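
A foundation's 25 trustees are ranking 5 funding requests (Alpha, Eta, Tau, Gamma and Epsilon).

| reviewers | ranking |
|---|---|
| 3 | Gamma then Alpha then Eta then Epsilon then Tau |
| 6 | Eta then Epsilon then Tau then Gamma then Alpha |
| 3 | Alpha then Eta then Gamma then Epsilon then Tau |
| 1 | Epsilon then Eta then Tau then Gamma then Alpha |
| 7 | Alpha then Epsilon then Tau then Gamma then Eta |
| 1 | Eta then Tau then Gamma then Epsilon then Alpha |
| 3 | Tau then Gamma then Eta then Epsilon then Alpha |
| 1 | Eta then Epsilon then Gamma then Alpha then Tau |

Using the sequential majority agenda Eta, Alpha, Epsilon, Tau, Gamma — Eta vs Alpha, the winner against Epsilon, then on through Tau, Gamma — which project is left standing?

Round 1: Eta vs Alpha — 12–13, Alpha advances.
Round 2: Alpha vs Epsilon — 13–12, Alpha advances.
Round 3: Alpha vs Tau — 14–11, Alpha advances.
Round 4: Alpha vs Gamma — 10–15, Gamma advances.
Gamma survives the agenda.

Gamma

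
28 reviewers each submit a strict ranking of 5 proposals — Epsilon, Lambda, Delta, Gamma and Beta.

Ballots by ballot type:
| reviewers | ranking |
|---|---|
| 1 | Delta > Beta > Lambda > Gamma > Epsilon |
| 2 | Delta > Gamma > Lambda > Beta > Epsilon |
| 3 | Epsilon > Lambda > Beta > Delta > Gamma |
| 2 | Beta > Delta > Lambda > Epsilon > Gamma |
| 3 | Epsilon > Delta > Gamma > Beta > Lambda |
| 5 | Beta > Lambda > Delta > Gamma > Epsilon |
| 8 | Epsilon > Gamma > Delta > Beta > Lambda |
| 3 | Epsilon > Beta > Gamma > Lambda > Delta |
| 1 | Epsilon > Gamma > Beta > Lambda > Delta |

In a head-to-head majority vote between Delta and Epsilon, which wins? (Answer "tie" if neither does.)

Ballots ranking Delta above Epsilon: 1 + 2 + 2 + 5 = 10.
Ballots ranking Epsilon above Delta: 28 − 10 = 18.
Epsilon wins the head-to-head 18–10.

Epsilon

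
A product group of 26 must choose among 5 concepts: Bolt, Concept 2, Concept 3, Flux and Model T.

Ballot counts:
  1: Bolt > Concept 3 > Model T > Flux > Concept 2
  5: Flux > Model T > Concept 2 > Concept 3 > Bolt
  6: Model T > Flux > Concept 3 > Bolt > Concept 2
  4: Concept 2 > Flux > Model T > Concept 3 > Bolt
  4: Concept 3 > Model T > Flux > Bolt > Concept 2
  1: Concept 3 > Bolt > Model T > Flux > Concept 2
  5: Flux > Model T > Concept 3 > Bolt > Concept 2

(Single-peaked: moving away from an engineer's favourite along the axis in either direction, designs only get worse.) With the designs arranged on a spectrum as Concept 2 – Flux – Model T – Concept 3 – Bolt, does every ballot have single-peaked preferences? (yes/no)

Axis positions: Concept 2=1, Flux=2, Model T=3, Concept 3=4, Bolt=5.
Cluster 1 (peak Bolt at position 5): ranking walks positions 5-4-3-2-1, expanding outward from the peak — single-peaked.
Cluster 2 (peak Flux at position 2): ranking walks positions 2-3-1-4-5, expanding outward from the peak — single-peaked.
Cluster 3 (peak Model T at position 3): ranking walks positions 3-2-4-5-1, expanding outward from the peak — single-peaked.
Cluster 4 (peak Concept 2 at position 1): ranking walks positions 1-2-3-4-5, expanding outward from the peak — single-peaked.
Cluster 5 (peak Concept 3 at position 4): ranking walks positions 4-3-2-5-1, expanding outward from the peak — single-peaked.
Cluster 6 (peak Concept 3 at position 4): ranking walks positions 4-5-3-2-1, expanding outward from the peak — single-peaked.
Cluster 7 (peak Flux at position 2): ranking walks positions 2-3-4-5-1, expanding outward from the peak — single-peaked.
Every ranking is single-peaked on this axis.

yes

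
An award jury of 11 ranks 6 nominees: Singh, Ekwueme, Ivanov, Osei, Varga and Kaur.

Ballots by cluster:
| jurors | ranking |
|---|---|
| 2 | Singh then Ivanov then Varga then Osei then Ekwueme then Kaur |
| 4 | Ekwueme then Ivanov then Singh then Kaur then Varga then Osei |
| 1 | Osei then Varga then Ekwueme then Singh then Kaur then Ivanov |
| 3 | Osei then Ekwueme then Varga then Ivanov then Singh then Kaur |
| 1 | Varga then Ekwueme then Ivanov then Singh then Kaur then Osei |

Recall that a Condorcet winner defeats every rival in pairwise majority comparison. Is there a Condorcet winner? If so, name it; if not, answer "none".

none

Check each pair by majority over 11 ballots:
Singh vs Ekwueme: 2 for Singh, 9 for Ekwueme — Ekwueme by 9–2.
Singh vs Ivanov: 2+1 = 3 for Singh, 8 for Ivanov — Ivanov by 8–3.
Singh vs Osei: 7 to 4, Singh.
Singh vs Varga: Singh preferred on 2+4 = 6 ballots; Singh wins 6–5.
Singh vs Kaur: Singh preferred on 2+4+1+3+1 = 11 ballots; Singh wins 11–0.
Ekwueme vs Ivanov: Ekwueme preferred on 4+1+3+1 = 9 ballots; Ekwueme wins 9–2.
Ekwueme vs Osei: Ekwueme is ranked higher on 4+1 = 5 ballots, Osei on 6. Osei wins 6–5.
Ekwueme vs Varga: Ekwueme preferred on 4+3 = 7 ballots; Ekwueme wins 7–4.
Ekwueme vs Kaur: Ekwueme is ranked higher on 2+4+1+3+1 = 11 ballots, Kaur on 0. Ekwueme wins 11–0.
Ivanov vs Osei: 2+4+1 = 7 for Ivanov, 4 for Osei — Ivanov by 7–4.
Ivanov vs Varga: Ivanov preferred on 2+4 = 6 ballots; Ivanov wins 6–5.
Ivanov vs Kaur: 2+4+3+1 = 10 for Ivanov, 1 for Kaur — Ivanov by 10–1.
Osei vs Varga: 4 to 7, Varga.
Osei vs Kaur: Osei preferred on 2+1+3 = 6 ballots; Osei wins 6–5.
Varga vs Kaur: 2+1+3+1 = 7 for Varga, 4 for Kaur — Varga by 7–4.
Each nominee drops at least one matchup (Singh loses to Ekwueme; Ekwueme loses to Osei; Ivanov loses to Ekwueme; Osei loses to Singh; Varga loses to Singh; Kaur loses to Singh); the cycle Singh beats Osei beats Ekwueme beats Singh rules out a Condorcet winner.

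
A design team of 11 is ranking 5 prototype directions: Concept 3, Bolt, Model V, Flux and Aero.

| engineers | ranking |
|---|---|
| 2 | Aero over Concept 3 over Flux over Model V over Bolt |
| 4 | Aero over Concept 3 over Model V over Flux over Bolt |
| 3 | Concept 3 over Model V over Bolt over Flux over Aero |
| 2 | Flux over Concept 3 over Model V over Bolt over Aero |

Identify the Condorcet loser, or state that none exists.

Pairwise majorities:
Concept 3–Bolt: Concept 3 11–0.
Concept 3 vs Model V: Concept 3 is ranked higher on 2+4+3+2 = 11 ballots, Model V on 0. Concept 3 wins 11–0.
Concept 3 vs Flux: Concept 3 wins 9–2.
Concept 3 vs Aero: Concept 3 preferred on 3+2 = 5 ballots; Aero wins 6–5.
Bolt vs Model V: Bolt is ranked higher on 0 ballots, Model V on 11. Model V wins 11–0.
Bolt vs Flux: Bolt preferred on 3 ballots; Flux wins 8–3.
Bolt vs Aero: Bolt is ranked higher on 3+2 = 5 ballots, Aero on 6. Aero wins 6–5.
Model V–Flux: Model V 7–4.
Model V vs Aero: Model V preferred on 3+2 = 5 ballots; Aero wins 6–5.
Flux vs Aero: 3+2 = 5 for Flux, 6 for Aero — Aero by 6–5.
Bolt loses to every other design — it is the Condorcet loser.

Bolt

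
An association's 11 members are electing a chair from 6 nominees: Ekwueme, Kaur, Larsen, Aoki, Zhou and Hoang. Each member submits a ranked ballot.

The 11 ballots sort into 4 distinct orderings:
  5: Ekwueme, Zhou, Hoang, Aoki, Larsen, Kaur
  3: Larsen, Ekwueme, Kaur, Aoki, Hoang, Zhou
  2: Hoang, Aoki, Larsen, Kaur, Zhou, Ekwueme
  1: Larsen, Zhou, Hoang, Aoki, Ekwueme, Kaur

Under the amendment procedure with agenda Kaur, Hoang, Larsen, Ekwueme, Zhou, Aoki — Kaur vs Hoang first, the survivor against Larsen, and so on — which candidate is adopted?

Ekwueme

Round 1: Kaur vs Hoang — 3–8, Hoang advances.
Round 2: Hoang vs Larsen — 7–4, Hoang advances.
Round 3: Hoang vs Ekwueme — 3–8, Ekwueme advances.
Round 4: Ekwueme vs Zhou — 8–3, Ekwueme advances.
Round 5: Ekwueme vs Aoki — 8–3, Ekwueme advances.
Ekwueme survives the agenda.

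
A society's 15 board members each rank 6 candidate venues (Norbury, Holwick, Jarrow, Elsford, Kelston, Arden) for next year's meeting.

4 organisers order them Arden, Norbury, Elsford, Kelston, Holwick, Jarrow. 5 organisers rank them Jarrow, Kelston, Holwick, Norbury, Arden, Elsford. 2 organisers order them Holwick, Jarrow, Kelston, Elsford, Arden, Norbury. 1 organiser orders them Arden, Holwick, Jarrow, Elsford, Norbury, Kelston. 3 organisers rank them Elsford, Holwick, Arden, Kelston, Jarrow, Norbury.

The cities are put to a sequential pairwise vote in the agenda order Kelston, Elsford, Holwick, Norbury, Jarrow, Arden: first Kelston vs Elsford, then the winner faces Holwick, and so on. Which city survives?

Holwick

Round 1: Kelston vs Elsford — 7–8, Elsford advances.
Round 2: Elsford vs Holwick — 7–8, Holwick advances.
Round 3: Holwick vs Norbury — 11–4, Holwick advances.
Round 4: Holwick vs Jarrow — 10–5, Holwick advances.
Round 5: Holwick vs Arden — 10–5, Holwick advances.
The agenda winner is Holwick.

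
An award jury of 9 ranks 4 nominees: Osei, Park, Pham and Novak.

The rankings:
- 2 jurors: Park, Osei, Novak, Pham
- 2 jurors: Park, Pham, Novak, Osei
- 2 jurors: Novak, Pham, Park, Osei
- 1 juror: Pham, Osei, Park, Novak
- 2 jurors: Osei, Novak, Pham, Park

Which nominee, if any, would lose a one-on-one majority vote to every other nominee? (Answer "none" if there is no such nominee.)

none

Head-to-head results (9 jurors):
Osei vs Park: 1+2 = 3 for Osei, 6 for Park — Park by 6–3.
Osei vs Pham: Osei preferred on 2+2 = 4 ballots; Pham wins 5–4.
Osei vs Novak: Osei wins 5–4.
Park vs Pham: Park preferred on 2+2 = 4 ballots; Pham wins 5–4.
Park vs Novak: 5 to 4, Park.
Pham vs Novak: 2+1 = 3 for Pham, 6 for Novak — Novak by 6–3.
Each nominee has at least one pairwise win (Osei beats Novak; Park beats Osei; Pham beats Osei; Novak beats Pham) — no Condorcet loser.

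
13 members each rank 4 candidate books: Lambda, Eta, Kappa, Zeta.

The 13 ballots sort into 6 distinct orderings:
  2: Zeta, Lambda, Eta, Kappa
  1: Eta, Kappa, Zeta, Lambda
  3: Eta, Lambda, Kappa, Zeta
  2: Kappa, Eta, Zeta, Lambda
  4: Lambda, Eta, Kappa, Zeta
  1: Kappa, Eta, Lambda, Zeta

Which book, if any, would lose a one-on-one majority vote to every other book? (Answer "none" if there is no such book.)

Pairwise majorities:
Lambda vs Eta: Lambda is ranked higher on 2+4 = 6 ballots, Eta on 7. Eta wins 7–6.
Lambda vs Kappa: Lambda wins 9–4.
Lambda vs Zeta: 8 to 5, Lambda.
Eta–Kappa: Eta 10–3.
Eta vs Zeta: Eta, 11–2.
Kappa vs Zeta: Kappa is ranked higher on 1+3+2+4+1 = 11 ballots, Zeta on 2. Kappa wins 11–2.
Zeta loses to every other book — it is the Condorcet loser.

Zeta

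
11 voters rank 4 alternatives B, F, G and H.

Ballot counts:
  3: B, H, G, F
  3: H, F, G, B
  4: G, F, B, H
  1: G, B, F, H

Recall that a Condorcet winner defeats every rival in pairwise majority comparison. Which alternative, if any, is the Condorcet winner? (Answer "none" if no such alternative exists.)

none

Check each pair by majority over 11 ballots:
B vs F: 4 to 7, F.
B vs G: B preferred on 3 ballots; G wins 8–3.
B vs H: 8 to 3, B.
F vs G: 3 for F, 8 for G — G by 8–3.
F vs H: F is ranked higher on 4+1 = 5 ballots, H on 6. H wins 6–5.
G vs H: 5 to 6, H.
No alternative is unbeaten: B loses to F; F loses to G; G loses to H; H loses to B. In particular B beats H beats F beats B is a majority cycle — no Condorcet winner exists.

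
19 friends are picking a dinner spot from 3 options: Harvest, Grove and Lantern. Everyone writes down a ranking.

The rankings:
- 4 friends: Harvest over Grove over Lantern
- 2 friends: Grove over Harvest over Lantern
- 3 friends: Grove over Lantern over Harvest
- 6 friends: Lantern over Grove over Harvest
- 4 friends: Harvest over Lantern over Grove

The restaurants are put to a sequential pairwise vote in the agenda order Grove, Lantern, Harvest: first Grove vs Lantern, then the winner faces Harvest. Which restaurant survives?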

.....

- **What you have to do**: Word for word, quote the lines from the line containing "- 2 friends: Grove over Harvest over Lantern" through the end of the material, both included, and nothing else.

- **Exercise answer**:
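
- 2 friends: Grove over Harvest over Lantern
- 3 friends: Grove over Lantern over Harvest
- 6 friends: Lantern over Grove over Harvest
- 4 friends: Harvest over Lantern over Grove

The restaurants are put to a sequential pairwise vote in the agenda order Grove, Lantern, Harvest: first Grove vs Lantern, then the winner faces Harvest. Which restaurant survives?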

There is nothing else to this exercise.